- The data:
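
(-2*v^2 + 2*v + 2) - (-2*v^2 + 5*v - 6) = 8 - 3*v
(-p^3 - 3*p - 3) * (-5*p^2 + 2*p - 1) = 5*p^5 - 2*p^4 + 16*p^3 + 9*p^2 - 3*p + 3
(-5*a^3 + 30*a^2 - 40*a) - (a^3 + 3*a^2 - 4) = -6*a^3 + 27*a^2 - 40*a + 4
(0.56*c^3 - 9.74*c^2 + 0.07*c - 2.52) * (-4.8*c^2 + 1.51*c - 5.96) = -2.688*c^5 + 47.5976*c^4 - 18.381*c^3 + 70.2521*c^2 - 4.2224*c + 15.0192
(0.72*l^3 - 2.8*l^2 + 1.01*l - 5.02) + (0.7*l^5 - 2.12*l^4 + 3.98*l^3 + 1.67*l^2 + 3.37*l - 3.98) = 0.7*l^5 - 2.12*l^4 + 4.7*l^3 - 1.13*l^2 + 4.38*l - 9.0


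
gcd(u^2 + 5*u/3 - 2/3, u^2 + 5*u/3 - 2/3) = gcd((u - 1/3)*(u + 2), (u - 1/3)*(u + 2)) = u^2 + 5*u/3 - 2/3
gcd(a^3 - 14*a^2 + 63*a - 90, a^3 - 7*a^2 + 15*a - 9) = a - 3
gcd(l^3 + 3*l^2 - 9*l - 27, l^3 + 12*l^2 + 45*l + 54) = l^2 + 6*l + 9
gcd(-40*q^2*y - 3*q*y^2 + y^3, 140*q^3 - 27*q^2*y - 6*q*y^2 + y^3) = 5*q + y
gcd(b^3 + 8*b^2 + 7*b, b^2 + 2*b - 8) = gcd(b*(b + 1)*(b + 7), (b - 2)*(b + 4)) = 1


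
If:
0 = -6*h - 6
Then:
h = -1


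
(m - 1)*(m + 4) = m^2 + 3*m - 4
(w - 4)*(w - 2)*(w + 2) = w^3 - 4*w^2 - 4*w + 16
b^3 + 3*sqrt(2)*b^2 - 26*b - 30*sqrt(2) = (b - 3*sqrt(2))*(b + sqrt(2))*(b + 5*sqrt(2))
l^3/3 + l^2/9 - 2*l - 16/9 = (l/3 + 1/3)*(l - 8/3)*(l + 2)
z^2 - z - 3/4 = (z - 3/2)*(z + 1/2)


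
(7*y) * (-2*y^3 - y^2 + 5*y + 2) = -14*y^4 - 7*y^3 + 35*y^2 + 14*y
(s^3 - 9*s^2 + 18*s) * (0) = 0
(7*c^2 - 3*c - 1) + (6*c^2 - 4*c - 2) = 13*c^2 - 7*c - 3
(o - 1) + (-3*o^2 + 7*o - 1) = -3*o^2 + 8*o - 2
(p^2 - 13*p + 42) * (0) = 0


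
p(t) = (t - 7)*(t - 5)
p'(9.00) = 6.00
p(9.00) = 8.00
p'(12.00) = 12.00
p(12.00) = 35.00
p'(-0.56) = -13.12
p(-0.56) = 42.03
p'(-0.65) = -13.30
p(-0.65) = 43.22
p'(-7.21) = -26.42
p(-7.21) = 173.50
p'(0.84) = -10.32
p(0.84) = 25.63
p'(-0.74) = -13.48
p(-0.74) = 44.43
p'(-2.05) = -16.10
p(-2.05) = 63.80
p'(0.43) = -11.14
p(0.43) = 30.02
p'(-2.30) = -16.60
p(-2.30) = 67.89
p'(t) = 2*t - 12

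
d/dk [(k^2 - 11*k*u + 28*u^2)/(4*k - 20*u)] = (k^2 - 10*k*u + 27*u^2)/(4*(k^2 - 10*k*u + 25*u^2))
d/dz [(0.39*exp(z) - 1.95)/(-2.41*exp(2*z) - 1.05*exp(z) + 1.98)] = (0.9399*exp(2*z) - 9.399*exp(z) - 1.2753)*exp(z)/(5.8081*exp(4*z) + 5.061*exp(3*z) - 8.4411*exp(2*z) - 4.158*exp(z) + 3.9204)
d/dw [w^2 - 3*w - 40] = 2*w - 3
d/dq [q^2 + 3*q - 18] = 2*q + 3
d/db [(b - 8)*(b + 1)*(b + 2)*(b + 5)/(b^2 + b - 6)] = (2*b^5 + 3*b^4 - 24*b^3 + 79*b^2 + 724*b + 836)/(b^4 + 2*b^3 - 11*b^2 - 12*b + 36)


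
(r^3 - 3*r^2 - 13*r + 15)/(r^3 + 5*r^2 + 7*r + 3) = (r^2 - 6*r + 5)/(r^2 + 2*r + 1)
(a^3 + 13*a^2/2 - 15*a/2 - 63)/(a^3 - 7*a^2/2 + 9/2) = (2*a^2 + 19*a + 42)/(2*a^2 - a - 3)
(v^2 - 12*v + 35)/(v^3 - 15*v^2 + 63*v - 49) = (v - 5)/(v^2 - 8*v + 7)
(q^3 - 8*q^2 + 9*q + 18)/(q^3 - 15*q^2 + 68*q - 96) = (q^2 - 5*q - 6)/(q^2 - 12*q + 32)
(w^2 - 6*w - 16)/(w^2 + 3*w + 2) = (w - 8)/(w + 1)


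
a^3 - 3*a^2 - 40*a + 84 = (a - 7)*(a - 2)*(a + 6)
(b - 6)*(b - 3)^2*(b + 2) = b^4 - 10*b^3 + 21*b^2 + 36*b - 108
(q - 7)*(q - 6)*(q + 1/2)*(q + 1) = q^4 - 23*q^3/2 + 23*q^2 + 113*q/2 + 21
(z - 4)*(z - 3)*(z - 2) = z^3 - 9*z^2 + 26*z - 24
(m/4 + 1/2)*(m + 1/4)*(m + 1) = m^3/4 + 13*m^2/16 + 11*m/16 + 1/8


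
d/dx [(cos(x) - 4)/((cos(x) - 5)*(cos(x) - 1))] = (cos(x)^2 - 8*cos(x) + 19)*sin(x)/((cos(x) - 5)^2*(cos(x) - 1)^2)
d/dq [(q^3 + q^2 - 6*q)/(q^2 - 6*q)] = q*(q - 12)/(q^2 - 12*q + 36)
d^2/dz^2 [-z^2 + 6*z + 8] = -2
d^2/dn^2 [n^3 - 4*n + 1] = 6*n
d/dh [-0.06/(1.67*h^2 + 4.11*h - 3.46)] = (0.2004*h + 0.2466)/(1.67*h^2 + 4.11*h - 3.46)^2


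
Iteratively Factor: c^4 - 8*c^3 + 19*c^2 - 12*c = (c)*(c^3 - 8*c^2 + 19*c - 12) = c*(c - 1)*(c^2 - 7*c + 12) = c*(c - 4)*(c - 1)*(c - 3)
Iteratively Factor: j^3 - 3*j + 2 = (j + 2)*(j^2 - 2*j + 1) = (j - 1)*(j + 2)*(j - 1)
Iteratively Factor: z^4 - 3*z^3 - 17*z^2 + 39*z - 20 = (z - 1)*(z^3 - 2*z^2 - 19*z + 20) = (z - 1)^2*(z^2 - z - 20) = (z - 5)*(z - 1)^2*(z + 4)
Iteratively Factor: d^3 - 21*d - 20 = (d + 4)*(d^2 - 4*d - 5) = (d + 1)*(d + 4)*(d - 5)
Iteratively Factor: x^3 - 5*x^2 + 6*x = (x)*(x^2 - 5*x + 6) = x*(x - 2)*(x - 3)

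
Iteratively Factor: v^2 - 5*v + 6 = (v - 3)*(v - 2)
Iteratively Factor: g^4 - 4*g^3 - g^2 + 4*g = (g - 4)*(g^3 - g) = (g - 4)*(g - 1)*(g^2 + g) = (g - 4)*(g - 1)*(g + 1)*(g)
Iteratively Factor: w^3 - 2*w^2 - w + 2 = (w - 2)*(w^2 - 1) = (w - 2)*(w + 1)*(w - 1)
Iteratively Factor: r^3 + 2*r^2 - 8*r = (r)*(r^2 + 2*r - 8) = r*(r - 2)*(r + 4)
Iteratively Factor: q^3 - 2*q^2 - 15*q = (q - 5)*(q^2 + 3*q) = q*(q - 5)*(q + 3)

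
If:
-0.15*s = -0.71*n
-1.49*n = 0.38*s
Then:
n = 0.00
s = 0.00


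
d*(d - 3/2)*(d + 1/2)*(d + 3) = d^4 + 2*d^3 - 15*d^2/4 - 9*d/4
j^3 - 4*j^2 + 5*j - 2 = (j - 2)*(j - 1)^2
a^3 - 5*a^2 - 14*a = a*(a - 7)*(a + 2)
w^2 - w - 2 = (w - 2)*(w + 1)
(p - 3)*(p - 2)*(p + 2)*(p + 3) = p^4 - 13*p^2 + 36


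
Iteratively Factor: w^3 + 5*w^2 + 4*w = (w + 4)*(w^2 + w) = w*(w + 4)*(w + 1)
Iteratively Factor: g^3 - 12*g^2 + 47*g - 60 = (g - 4)*(g^2 - 8*g + 15) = (g - 4)*(g - 3)*(g - 5)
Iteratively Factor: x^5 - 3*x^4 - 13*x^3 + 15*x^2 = (x)*(x^4 - 3*x^3 - 13*x^2 + 15*x) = x*(x + 3)*(x^3 - 6*x^2 + 5*x) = x*(x - 1)*(x + 3)*(x^2 - 5*x) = x*(x - 5)*(x - 1)*(x + 3)*(x)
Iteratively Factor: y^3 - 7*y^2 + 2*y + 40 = (y - 5)*(y^2 - 2*y - 8) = (y - 5)*(y - 4)*(y + 2)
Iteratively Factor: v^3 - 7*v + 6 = (v - 1)*(v^2 + v - 6) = (v - 2)*(v - 1)*(v + 3)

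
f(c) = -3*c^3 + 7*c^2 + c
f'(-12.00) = -1463.00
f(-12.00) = 6180.00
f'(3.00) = -38.00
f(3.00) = -15.00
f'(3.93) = -82.98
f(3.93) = -70.05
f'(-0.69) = -12.94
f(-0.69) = 3.63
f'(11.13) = -958.07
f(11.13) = -3257.98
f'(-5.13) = -307.67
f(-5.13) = 584.11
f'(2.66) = -25.44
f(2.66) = -4.27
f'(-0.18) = -1.81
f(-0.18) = 0.06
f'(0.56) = 6.02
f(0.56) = 2.23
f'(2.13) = -10.01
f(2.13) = 4.90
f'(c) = -9*c^2 + 14*c + 1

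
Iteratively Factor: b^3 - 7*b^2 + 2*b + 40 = (b - 5)*(b^2 - 2*b - 8) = (b - 5)*(b + 2)*(b - 4)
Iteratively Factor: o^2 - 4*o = (o)*(o - 4)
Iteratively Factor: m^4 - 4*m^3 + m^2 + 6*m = (m)*(m^3 - 4*m^2 + m + 6) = m*(m - 2)*(m^2 - 2*m - 3) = m*(m - 2)*(m + 1)*(m - 3)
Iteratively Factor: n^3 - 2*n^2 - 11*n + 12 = (n - 4)*(n^2 + 2*n - 3) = (n - 4)*(n - 1)*(n + 3)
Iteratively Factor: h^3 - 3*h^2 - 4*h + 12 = (h - 3)*(h^2 - 4) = (h - 3)*(h + 2)*(h - 2)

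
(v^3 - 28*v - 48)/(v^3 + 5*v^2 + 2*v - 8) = (v - 6)/(v - 1)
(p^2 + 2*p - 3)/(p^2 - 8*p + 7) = (p + 3)/(p - 7)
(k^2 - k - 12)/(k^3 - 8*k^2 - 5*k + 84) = 1/(k - 7)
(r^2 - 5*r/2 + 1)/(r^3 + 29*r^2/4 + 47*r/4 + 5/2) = 2*(2*r^2 - 5*r + 2)/(4*r^3 + 29*r^2 + 47*r + 10)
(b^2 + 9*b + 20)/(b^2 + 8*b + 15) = (b + 4)/(b + 3)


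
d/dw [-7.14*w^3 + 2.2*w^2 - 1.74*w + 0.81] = -21.42*w^2 + 4.4*w - 1.74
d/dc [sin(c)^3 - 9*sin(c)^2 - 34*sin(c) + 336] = (3*sin(c)^2 - 18*sin(c) - 34)*cos(c)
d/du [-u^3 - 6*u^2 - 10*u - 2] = -3*u^2 - 12*u - 10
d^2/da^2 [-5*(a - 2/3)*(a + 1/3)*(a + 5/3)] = -30*a - 40/3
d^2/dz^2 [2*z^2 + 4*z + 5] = 4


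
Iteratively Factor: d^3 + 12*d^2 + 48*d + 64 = (d + 4)*(d^2 + 8*d + 16) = (d + 4)^2*(d + 4)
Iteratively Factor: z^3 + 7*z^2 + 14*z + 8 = (z + 4)*(z^2 + 3*z + 2) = (z + 1)*(z + 4)*(z + 2)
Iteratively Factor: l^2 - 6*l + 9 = (l - 3)*(l - 3)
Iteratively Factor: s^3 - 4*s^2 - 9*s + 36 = (s + 3)*(s^2 - 7*s + 12) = (s - 4)*(s + 3)*(s - 3)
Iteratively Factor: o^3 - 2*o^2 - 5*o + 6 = (o - 1)*(o^2 - o - 6) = (o - 1)*(o + 2)*(o - 3)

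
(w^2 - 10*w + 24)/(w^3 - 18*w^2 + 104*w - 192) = 1/(w - 8)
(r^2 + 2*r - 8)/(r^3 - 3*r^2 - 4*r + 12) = (r + 4)/(r^2 - r - 6)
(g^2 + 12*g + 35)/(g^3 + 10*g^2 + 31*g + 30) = (g + 7)/(g^2 + 5*g + 6)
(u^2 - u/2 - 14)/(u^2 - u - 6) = (-u^2 + u/2 + 14)/(-u^2 + u + 6)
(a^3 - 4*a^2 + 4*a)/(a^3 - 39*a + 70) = a*(a - 2)/(a^2 + 2*a - 35)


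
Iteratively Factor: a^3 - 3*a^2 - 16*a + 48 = (a - 4)*(a^2 + a - 12) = (a - 4)*(a + 4)*(a - 3)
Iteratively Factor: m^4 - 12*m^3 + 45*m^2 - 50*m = (m - 2)*(m^3 - 10*m^2 + 25*m) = m*(m - 2)*(m^2 - 10*m + 25) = m*(m - 5)*(m - 2)*(m - 5)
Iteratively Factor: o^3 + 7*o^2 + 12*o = (o + 4)*(o^2 + 3*o) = (o + 3)*(o + 4)*(o)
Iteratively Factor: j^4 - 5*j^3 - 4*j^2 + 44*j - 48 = (j + 3)*(j^3 - 8*j^2 + 20*j - 16) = (j - 4)*(j + 3)*(j^2 - 4*j + 4) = (j - 4)*(j - 2)*(j + 3)*(j - 2)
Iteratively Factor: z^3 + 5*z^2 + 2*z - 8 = (z - 1)*(z^2 + 6*z + 8) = (z - 1)*(z + 4)*(z + 2)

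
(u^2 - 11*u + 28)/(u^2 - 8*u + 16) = (u - 7)/(u - 4)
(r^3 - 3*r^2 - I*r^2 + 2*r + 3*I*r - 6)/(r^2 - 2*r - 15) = (r^3 - r^2*(3 + I) + r*(2 + 3*I) - 6)/(r^2 - 2*r - 15)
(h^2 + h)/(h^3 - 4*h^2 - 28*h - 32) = h*(h + 1)/(h^3 - 4*h^2 - 28*h - 32)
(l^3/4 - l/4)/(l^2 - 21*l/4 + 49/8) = 2*l*(l^2 - 1)/(8*l^2 - 42*l + 49)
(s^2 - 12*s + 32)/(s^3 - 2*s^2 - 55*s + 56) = (s - 4)/(s^2 + 6*s - 7)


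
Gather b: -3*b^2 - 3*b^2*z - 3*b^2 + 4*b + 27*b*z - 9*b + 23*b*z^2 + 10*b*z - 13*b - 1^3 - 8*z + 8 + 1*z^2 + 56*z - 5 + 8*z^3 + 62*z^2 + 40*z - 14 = b^2*(-3*z - 6) + b*(23*z^2 + 37*z - 18) + 8*z^3 + 63*z^2 + 88*z - 12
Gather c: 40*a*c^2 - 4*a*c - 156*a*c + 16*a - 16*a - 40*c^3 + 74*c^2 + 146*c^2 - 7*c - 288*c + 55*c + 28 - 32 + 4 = -40*c^3 + c^2*(40*a + 220) + c*(-160*a - 240)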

- The problem:
Please copy, exactly and with nothing else, the lines above beginning at the line that has "d/dh [-0.06/(1.67*h^2 +" and ending with the line that has "Iteratively Factor: d^3 - 21*d".

- Answer area:
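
d/dh [-0.06/(1.67*h^2 + 4.11*h - 3.46)] = (0.2004*h + 0.2466)/(1.67*h^2 + 4.11*h - 3.46)^2


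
Iteratively Factor: c^4 - 8*c^3 + 19*c^2 - 12*c = (c)*(c^3 - 8*c^2 + 19*c - 12) = c*(c - 1)*(c^2 - 7*c + 12) = c*(c - 4)*(c - 1)*(c - 3)
Iteratively Factor: j^3 - 3*j + 2 = (j + 2)*(j^2 - 2*j + 1) = (j - 1)*(j + 2)*(j - 1)
Iteratively Factor: z^4 - 3*z^3 - 17*z^2 + 39*z - 20 = (z - 1)*(z^3 - 2*z^2 - 19*z + 20) = (z - 1)^2*(z^2 - z - 20) = (z - 5)*(z - 1)^2*(z + 4)
Iteratively Factor: d^3 - 21*d - 20 = (d + 4)*(d^2 - 4*d - 5) = (d + 1)*(d + 4)*(d - 5)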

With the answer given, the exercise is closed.